**GIVEN RECORDS**:
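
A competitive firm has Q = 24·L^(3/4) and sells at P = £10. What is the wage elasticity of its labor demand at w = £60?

ε = -4

MP_L = (3/4)·24·L^(-1/4), so P·MP_L = w gives 180·L^(-1/4) = w.
Solving, L(w) = (180/w)^(4). This is a constant-elasticity form: L ∝ w^(−4), so ε = −4.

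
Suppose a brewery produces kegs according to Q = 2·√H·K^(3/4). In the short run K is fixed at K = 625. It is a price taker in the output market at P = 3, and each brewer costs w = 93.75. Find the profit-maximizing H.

With K = 625, MP_H = (1/2)·2·H^(-1/2)·625^(3/4) = 125·H^(-1/2).
Profit maximization for a price taker requires P·MP_H = w: 3·125·H^(-1/2) = 93.75.
So H^(-1/2) = 0.25, which gives H = 16.

H* = 16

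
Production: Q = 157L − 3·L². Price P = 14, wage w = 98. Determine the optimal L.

L* = 25

The marginal product of L is MP_L = 157 − 6L.
A price-taking firm hires until the value of the marginal product equals the wage: P·MP_L = w, so 14·(157 − 6L) = 98.
Then 157 − 6L = 7, giving L = 25.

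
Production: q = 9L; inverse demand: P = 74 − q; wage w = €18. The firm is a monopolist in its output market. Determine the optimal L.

Marginal revenue from the inverse demand is MR = 74 − 2q.
The marginal product is MP_L = 9.
A monopolist hires until marginal revenue product equals the wage: MR·MP_L = w.
(74 − 18L)·9 = 18, so L = 4.

L* = 4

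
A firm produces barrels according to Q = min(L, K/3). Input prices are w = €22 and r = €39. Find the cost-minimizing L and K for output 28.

L* = 28, K* = 84

With a fixed-proportions technology, the cost-minimizing bundle uses no slack in either input: L = K/3 = Q.
So L = 28 and K = 3·28 = 84.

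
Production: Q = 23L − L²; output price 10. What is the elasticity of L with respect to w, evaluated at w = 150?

ε = -1.875

From P·MP_L = w with MP_L = 23 − 2L, labor demand is L(w) = (23 − w/10)/2.
dL/dw = −1/(20) = -0.05.
At w = 150, L = 4, so ε = (dL/dw)·(w/L) = (-0.05)·(150/4) = -1.875.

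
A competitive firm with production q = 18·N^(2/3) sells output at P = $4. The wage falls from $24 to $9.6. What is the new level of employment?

N* = 125

From P·MP_N = w with MP_N = 12·N^(-1/3), the labor demand is N(w) = (48/w)^(3).
At w = 24: N = 8. At w = 9.6: N = 125.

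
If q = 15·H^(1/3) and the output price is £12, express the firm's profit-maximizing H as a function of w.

MP_H = (1/3)·15·H^(-2/3) = 5·H^(-2/3).
Setting P·MP_H = w: 60·H^(-2/3) = w.
Solving for H: H^(-2/3) = w/60, so H = (60/w)^(3/2).

H(w) = (60/w)^(3/2)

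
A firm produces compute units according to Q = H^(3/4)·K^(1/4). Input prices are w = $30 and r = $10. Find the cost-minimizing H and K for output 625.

H* = 625, K* = 625

Cost minimization requires the marginal rate of technical substitution to equal the input-price ratio: MP_H/MP_K = w/r.
Here MP_H/MP_K = (3/4)·(K/H)/(1/4) = 3·(K/H). Setting this equal to 30/10 = 3 gives K = H.
Substituting into Q = 625: H^(3/4)·(H)^(1/4) = 625.
Solving, H = 625 and K = 625.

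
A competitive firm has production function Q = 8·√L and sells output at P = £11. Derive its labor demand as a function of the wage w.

MP_L = (1/2)·8·L^(-1/2) = 4·L^(-1/2).
Setting P·MP_L = w: 44·L^(-1/2) = w.
Solving for L: L^(-1/2) = w/44, so L = (44/w)^(2).

L(w) = 1936/w²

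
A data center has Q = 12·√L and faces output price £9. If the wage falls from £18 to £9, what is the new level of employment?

From P·MP_L = w with MP_L = 6·L^(-1/2), the labor demand is L(w) = (54/w)^(2).
At w = 18: L = 9. At w = 9: L = 36.

L* = 36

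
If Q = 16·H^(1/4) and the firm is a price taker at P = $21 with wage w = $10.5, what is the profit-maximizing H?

H* = 16

MP_H = (1/4)·16·H^(-3/4) = 4·H^(-3/4).
Profit maximization for a price taker requires P·MP_H = w: 21·4·H^(-3/4) = 10.5.
So H^(-3/4) = 0.125, which gives H = 16.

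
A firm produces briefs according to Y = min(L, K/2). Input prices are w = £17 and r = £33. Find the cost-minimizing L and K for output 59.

With a fixed-proportions technology, the cost-minimizing bundle uses no slack in either input: L = K/2 = Y.
So L = 59 and K = 2·59 = 118.

L* = 59, K* = 118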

**TASK PROMPT**:
Without altering anything, print all of the data again.

**OUTPUT FOR THIS EXERCISE**:
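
A competitive firm has Q = 24·L^(3/4) and sells at P = £10. What is the wage elasticity of its labor demand at w = £60?

ε = -4

MP_L = (3/4)·24·L^(-1/4), so P·MP_L = w gives 180·L^(-1/4) = w.
Solving, L(w) = (180/w)^(4). This is a constant-elasticity form: L ∝ w^(−4), so ε = −4.

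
Suppose a brewery produces kegs according to Q = 2·√H·K^(3/4). In the short run K is fixed at K = 625. It is a price taker in the output market at P = 3, and each brewer costs w = 93.75. Find the profit-maximizing H.

With K = 625, MP_H = (1/2)·2·H^(-1/2)·625^(3/4) = 125·H^(-1/2).
Profit maximization for a price taker requires P·MP_H = w: 3·125·H^(-1/2) = 93.75.
So H^(-1/2) = 0.25, which gives H = 16.

H* = 16

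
Production: Q = 157L − 3·L². Price P = 14, wage w = 98. Determine the optimal L.

L* = 25

The marginal product of L is MP_L = 157 − 6L.
A price-taking firm hires until the value of the marginal product equals the wage: P·MP_L = w, so 14·(157 − 6L) = 98.
Then 157 − 6L = 7, giving L = 25.

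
Production: q = 9L; inverse demand: P = 74 − q; wage w = €18. The firm is a monopolist in its output market. Determine the optimal L.

Marginal revenue from the inverse demand is MR = 74 − 2q.
The marginal product is MP_L = 9.
A monopolist hires until marginal revenue product equals the wage: MR·MP_L = w.
(74 − 18L)·9 = 18, so L = 4.

L* = 4

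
A firm produces barrels according to Q = min(L, K/3). Input prices are w = €22 and r = €39. Find the cost-minimizing L and K for output 28.

L* = 28, K* = 84

With a fixed-proportions technology, the cost-minimizing bundle uses no slack in either input: L = K/3 = Q.
So L = 28 and K = 3·28 = 84.

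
Production: Q = 23L − L²; output price 10. What is the elasticity of L with respect to w, evaluated at w = 150?

ε = -1.875

From P·MP_L = w with MP_L = 23 − 2L, labor demand is L(w) = (23 − w/10)/2.
dL/dw = −1/(20) = -0.05.
At w = 150, L = 4, so ε = (dL/dw)·(w/L) = (-0.05)·(150/4) = -1.875.

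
A competitive firm with production q = 18·N^(2/3) sells output at P = $4. The wage falls from $24 to $9.6. What is the new level of employment?

N* = 125

From P·MP_N = w with MP_N = 12·N^(-1/3), the labor demand is N(w) = (48/w)^(3).
At w = 24: N = 8. At w = 9.6: N = 125.

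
If q = 15·H^(1/3) and the output price is £12, express the firm's profit-maximizing H as a function of w.

MP_H = (1/3)·15·H^(-2/3) = 5·H^(-2/3).
Setting P·MP_H = w: 60·H^(-2/3) = w.
Solving for H: H^(-2/3) = w/60, so H = (60/w)^(3/2).

H(w) = (60/w)^(3/2)

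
A firm produces compute units according to Q = H^(3/4)·K^(1/4). Input prices are w = $30 and r = $10. Find the cost-minimizing H and K for output 625.

H* = 625, K* = 625

Cost minimization requires the marginal rate of technical substitution to equal the input-price ratio: MP_H/MP_K = w/r.
Here MP_H/MP_K = (3/4)·(K/H)/(1/4) = 3·(K/H). Setting this equal to 30/10 = 3 gives K = H.
Substituting into Q = 625: H^(3/4)·(H)^(1/4) = 625.
Solving, H = 625 and K = 625.

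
A competitive firm has production function Q = 8·√L and sells output at P = £11. Derive its labor demand as a function of the wage w.

MP_L = (1/2)·8·L^(-1/2) = 4·L^(-1/2).
Setting P·MP_L = w: 44·L^(-1/2) = w.
Solving for L: L^(-1/2) = w/44, so L = (44/w)^(2).

L(w) = 1936/w²

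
A data center has Q = 12·√L and faces output price £9. If the wage falls from £18 to £9, what is the new level of employment?

From P·MP_L = w with MP_L = 6·L^(-1/2), the labor demand is L(w) = (54/w)^(2).
At w = 18: L = 9. At w = 9: L = 36.

L* = 36

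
If Q = 16·H^(1/4) and the firm is a price taker at P = $21 with wage w = $10.5, what is the profit-maximizing H?

H* = 16

MP_H = (1/4)·16·H^(-3/4) = 4·H^(-3/4).
Profit maximization for a price taker requires P·MP_H = w: 21·4·H^(-3/4) = 10.5.
So H^(-3/4) = 0.125, which gives H = 16.

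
A firm produces briefs according to Y = min(L, K/2). Input prices are w = £17 and r = £33. Find the cost-minimizing L and K for output 59.

With a fixed-proportions technology, the cost-minimizing bundle uses no slack in either input: L = K/2 = Y.
So L = 59 and K = 2·59 = 118.

L* = 59, K* = 118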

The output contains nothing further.